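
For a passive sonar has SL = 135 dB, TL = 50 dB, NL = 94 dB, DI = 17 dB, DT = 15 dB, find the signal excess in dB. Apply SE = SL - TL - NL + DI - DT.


-7 dB


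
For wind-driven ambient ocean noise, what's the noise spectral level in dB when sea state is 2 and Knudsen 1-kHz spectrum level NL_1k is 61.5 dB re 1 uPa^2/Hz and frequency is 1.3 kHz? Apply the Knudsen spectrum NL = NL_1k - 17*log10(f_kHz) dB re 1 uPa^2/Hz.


NL = NL_1k - 17*log10(f_kHz) = 61.5 - 17*log10(1.3) = 61.5 - (1.94) = 59.56

59.56 dB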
::::::
## YOUR ASSIGNMENT
Write down exactly the line that contains "For wind-driven ambient" along with all later lines of the material, ending at its final line.

## RESULT OF THIS EXERCISE
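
For wind-driven ambient ocean noise, what's the noise spectral level in dB when sea state is 2 and Knudsen 1-kHz spectrum level NL_1k is 61.5 dB re 1 uPa^2/Hz and frequency is 1.3 kHz? Apply the Knudsen spectrum NL = NL_1k - 17*log10(f_kHz) dB re 1 uPa^2/Hz.


NL = NL_1k - 17*log10(f_kHz) = 61.5 - 17*log10(1.3) = 61.5 - (1.94) = 59.56

59.56 dB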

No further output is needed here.